▸ **BRIEF**
After finding the line with "Permitted syllable onsets" in the data below, set down exactly each line through the one with "Vowels = a, i, o.", inclusive, and stop there.

▸ **MATERIAL FOR THIS TASK**
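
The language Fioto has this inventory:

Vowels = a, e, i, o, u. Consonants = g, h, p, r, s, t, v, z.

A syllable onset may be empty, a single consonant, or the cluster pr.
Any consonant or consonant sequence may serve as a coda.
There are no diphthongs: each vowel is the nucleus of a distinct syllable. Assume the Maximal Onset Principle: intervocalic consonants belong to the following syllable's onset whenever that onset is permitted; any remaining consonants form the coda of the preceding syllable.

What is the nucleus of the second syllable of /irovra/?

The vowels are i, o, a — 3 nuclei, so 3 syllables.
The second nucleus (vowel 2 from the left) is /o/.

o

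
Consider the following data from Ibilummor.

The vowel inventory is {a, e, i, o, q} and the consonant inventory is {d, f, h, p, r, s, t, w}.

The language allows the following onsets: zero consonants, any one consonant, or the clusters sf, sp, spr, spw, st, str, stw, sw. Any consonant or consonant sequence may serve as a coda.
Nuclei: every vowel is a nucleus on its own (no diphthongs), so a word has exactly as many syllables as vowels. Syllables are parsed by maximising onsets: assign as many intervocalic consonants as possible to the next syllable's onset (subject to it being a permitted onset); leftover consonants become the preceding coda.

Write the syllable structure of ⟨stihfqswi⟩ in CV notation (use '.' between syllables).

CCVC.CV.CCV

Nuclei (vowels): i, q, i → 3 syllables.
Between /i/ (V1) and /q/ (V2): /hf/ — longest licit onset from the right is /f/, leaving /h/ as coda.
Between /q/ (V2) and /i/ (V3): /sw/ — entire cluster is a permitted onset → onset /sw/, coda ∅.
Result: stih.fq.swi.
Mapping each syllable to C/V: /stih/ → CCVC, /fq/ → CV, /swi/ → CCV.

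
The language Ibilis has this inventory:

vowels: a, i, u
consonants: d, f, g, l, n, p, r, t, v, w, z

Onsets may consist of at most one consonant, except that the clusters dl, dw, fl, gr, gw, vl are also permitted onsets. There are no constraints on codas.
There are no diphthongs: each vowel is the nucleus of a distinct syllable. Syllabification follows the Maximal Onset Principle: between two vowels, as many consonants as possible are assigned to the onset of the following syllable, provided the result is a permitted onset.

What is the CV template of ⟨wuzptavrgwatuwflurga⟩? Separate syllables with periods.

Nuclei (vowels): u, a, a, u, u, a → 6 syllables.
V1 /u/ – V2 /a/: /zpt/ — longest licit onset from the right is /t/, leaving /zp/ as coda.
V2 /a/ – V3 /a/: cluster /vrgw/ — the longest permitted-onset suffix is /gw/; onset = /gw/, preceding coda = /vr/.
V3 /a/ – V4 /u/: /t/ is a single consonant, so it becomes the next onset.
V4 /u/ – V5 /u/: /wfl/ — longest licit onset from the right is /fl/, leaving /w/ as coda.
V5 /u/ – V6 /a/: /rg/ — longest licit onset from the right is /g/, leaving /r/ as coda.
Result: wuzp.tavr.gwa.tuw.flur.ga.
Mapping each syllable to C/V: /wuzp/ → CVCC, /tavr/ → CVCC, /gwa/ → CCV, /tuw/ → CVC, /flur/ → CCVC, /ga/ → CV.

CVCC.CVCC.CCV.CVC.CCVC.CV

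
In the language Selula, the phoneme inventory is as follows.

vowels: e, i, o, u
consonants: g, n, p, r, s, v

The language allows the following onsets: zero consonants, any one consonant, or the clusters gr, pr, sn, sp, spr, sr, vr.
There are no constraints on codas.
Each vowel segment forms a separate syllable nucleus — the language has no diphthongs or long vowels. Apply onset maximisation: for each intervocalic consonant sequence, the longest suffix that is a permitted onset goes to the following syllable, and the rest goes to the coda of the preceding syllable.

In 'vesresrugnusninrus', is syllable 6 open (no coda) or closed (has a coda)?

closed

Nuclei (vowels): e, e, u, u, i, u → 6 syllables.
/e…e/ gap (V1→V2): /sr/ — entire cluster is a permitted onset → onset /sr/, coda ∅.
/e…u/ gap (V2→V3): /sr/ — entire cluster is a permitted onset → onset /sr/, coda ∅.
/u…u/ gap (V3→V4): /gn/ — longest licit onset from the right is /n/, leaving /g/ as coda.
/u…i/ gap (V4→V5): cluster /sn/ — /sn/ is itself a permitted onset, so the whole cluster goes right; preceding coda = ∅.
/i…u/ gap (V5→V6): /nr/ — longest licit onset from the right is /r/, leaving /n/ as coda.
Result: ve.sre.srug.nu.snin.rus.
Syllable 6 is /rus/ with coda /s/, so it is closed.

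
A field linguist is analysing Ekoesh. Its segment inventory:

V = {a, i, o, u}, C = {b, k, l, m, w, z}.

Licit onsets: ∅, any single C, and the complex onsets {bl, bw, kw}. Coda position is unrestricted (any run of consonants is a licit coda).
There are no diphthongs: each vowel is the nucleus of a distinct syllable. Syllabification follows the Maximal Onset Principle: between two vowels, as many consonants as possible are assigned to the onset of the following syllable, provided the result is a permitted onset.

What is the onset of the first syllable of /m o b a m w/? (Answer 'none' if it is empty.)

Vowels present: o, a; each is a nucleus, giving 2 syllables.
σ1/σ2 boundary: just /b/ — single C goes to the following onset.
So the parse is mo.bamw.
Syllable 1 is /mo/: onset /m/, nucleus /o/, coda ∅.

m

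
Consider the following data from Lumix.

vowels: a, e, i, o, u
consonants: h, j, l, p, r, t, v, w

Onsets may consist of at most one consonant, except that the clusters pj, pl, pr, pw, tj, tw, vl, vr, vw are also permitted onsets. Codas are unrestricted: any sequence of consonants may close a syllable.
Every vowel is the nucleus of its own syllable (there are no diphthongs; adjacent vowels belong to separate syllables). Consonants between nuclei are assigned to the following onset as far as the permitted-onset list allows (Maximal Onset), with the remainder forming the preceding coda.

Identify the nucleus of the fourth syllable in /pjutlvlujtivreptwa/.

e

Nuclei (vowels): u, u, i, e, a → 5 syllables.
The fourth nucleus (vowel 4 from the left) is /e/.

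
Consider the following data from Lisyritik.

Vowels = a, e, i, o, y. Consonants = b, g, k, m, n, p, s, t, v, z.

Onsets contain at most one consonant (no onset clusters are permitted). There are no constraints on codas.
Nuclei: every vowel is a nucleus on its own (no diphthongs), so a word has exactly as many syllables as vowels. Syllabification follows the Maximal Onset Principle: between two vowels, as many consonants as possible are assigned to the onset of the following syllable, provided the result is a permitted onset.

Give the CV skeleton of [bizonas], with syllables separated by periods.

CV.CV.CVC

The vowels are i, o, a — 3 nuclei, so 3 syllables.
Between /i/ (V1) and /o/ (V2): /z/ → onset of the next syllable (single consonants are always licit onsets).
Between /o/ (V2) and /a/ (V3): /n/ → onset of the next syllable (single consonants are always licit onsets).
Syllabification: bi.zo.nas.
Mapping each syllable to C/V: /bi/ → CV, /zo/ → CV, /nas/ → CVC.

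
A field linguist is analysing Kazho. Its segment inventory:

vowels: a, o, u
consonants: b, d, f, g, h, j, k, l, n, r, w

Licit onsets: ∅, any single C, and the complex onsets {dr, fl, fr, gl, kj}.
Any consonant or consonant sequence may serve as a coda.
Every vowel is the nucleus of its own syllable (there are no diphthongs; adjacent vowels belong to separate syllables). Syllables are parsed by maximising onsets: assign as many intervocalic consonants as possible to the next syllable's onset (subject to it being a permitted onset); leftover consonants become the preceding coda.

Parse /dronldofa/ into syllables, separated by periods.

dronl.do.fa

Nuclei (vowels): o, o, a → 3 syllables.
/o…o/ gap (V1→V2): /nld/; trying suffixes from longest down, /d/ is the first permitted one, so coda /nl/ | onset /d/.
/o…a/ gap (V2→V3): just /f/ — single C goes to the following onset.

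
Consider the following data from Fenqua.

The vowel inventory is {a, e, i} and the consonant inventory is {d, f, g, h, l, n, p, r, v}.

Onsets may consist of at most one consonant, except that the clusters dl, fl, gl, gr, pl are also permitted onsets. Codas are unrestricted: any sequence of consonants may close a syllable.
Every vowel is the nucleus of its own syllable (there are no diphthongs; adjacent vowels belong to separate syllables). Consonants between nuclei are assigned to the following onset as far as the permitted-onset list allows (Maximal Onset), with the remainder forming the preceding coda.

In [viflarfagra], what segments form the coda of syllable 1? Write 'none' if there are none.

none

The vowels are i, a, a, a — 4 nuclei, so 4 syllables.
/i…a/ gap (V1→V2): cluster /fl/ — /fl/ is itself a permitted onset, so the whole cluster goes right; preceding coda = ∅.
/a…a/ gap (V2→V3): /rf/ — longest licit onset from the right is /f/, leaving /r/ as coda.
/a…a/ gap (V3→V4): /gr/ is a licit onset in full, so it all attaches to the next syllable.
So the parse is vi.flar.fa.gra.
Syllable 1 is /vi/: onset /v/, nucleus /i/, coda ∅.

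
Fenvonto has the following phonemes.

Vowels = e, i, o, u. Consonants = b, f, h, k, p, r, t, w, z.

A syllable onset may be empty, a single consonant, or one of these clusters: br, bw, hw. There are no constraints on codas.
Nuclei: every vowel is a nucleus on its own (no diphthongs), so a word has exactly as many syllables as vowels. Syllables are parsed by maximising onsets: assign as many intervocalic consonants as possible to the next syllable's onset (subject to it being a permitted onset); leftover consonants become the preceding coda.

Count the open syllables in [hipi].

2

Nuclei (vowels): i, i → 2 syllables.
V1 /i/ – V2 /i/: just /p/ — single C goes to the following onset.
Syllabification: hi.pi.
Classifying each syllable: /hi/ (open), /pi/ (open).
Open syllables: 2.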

...

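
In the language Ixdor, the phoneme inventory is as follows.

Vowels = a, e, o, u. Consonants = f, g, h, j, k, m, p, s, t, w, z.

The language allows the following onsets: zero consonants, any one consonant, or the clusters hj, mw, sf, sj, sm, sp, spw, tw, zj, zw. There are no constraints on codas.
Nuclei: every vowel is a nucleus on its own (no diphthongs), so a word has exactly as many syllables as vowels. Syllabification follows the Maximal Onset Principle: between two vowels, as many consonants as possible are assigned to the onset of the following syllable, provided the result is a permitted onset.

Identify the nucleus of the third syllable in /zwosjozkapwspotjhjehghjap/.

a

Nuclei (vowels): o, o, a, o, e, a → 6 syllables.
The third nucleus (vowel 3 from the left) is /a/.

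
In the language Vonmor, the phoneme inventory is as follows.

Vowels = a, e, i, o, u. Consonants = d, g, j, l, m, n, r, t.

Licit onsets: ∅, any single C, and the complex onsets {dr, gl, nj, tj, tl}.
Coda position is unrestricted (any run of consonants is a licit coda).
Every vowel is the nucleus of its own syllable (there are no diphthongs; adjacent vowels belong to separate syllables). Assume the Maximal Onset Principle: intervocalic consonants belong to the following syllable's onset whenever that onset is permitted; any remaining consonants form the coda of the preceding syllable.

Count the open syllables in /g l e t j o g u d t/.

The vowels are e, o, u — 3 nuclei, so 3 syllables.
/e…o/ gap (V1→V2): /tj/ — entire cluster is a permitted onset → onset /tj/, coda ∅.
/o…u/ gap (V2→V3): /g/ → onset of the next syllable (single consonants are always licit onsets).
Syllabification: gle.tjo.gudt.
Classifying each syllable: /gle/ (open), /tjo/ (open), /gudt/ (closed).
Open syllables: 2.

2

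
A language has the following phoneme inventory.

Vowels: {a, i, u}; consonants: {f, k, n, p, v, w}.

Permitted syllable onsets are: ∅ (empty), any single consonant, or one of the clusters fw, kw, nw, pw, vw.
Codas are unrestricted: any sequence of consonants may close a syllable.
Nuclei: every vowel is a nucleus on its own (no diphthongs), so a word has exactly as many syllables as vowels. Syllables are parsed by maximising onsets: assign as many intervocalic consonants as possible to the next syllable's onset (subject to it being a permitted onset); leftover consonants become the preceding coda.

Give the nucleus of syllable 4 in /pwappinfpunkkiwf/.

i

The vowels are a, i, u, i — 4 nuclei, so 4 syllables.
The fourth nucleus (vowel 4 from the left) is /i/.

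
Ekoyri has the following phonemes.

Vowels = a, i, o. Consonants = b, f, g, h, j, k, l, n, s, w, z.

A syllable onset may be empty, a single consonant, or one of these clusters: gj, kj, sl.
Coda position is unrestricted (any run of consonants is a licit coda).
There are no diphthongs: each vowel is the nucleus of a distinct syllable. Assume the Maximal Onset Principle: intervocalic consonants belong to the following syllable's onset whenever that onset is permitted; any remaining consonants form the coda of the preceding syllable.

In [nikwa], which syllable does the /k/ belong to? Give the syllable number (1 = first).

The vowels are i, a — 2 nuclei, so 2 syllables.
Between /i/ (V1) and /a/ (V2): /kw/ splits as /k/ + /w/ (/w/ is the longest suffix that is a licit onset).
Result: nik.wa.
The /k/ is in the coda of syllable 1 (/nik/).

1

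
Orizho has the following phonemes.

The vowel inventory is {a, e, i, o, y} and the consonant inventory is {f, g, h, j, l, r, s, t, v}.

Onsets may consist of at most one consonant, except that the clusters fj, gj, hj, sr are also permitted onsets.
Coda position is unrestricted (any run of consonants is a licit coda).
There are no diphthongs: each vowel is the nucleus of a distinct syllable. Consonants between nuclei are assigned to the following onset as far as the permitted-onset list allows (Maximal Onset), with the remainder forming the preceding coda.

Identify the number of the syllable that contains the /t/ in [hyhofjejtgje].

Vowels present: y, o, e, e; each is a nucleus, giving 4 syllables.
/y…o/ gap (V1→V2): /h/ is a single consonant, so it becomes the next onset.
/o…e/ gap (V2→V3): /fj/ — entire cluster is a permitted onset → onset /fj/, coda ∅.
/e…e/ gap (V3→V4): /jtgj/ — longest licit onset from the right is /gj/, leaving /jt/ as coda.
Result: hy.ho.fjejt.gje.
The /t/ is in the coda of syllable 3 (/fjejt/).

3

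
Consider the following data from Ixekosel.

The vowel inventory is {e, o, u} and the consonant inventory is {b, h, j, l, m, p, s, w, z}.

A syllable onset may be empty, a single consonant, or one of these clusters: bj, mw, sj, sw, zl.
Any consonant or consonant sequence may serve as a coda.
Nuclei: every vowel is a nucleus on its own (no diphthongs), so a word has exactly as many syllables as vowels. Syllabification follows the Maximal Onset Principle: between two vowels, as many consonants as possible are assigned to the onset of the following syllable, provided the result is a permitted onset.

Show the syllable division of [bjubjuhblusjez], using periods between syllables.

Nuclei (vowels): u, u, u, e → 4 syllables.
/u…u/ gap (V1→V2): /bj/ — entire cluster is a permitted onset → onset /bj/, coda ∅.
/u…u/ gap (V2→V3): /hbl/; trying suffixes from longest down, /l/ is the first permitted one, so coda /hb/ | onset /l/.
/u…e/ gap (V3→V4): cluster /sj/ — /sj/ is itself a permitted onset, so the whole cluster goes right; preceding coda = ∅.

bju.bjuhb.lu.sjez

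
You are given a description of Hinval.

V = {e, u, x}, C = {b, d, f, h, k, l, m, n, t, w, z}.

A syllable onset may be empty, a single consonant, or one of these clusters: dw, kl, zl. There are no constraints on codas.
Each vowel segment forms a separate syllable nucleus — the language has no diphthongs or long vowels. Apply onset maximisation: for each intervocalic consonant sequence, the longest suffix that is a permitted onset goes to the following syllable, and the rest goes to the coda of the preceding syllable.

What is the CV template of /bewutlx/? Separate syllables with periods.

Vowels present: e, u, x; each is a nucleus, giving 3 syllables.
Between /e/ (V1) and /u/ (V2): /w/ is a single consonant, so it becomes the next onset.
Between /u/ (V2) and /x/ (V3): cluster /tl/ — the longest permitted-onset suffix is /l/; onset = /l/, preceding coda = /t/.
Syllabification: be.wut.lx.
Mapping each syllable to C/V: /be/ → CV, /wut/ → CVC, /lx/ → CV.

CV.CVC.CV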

▸ **YOUR RESPONSE**
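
Permitted syllable onsets are: ∅ (empty), any single consonant, or one of the clusters fw, kw, nw, pw, vw.
Codas are unrestricted: any sequence of consonants may close a syllable.
Nuclei: every vowel is a nucleus on its own (no diphthongs), so a word has exactly as many syllables as vowels. Syllables are parsed by maximising onsets: assign as many intervocalic consonants as possible to the next syllable's onset (subject to it being a permitted onset); leftover consonants become the preceding coda.

Give the nucleus of syllable 4 in /pwappinfpunkkiwf/.

i

The vowels are a, i, u, i — 4 nuclei, so 4 syllables.
The fourth nucleus (vowel 4 from the left) is /i/.

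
Ekoyri has the following phonemes.

Vowels = a, i, o. Consonants = b, f, g, h, j, k, l, n, s, w, z.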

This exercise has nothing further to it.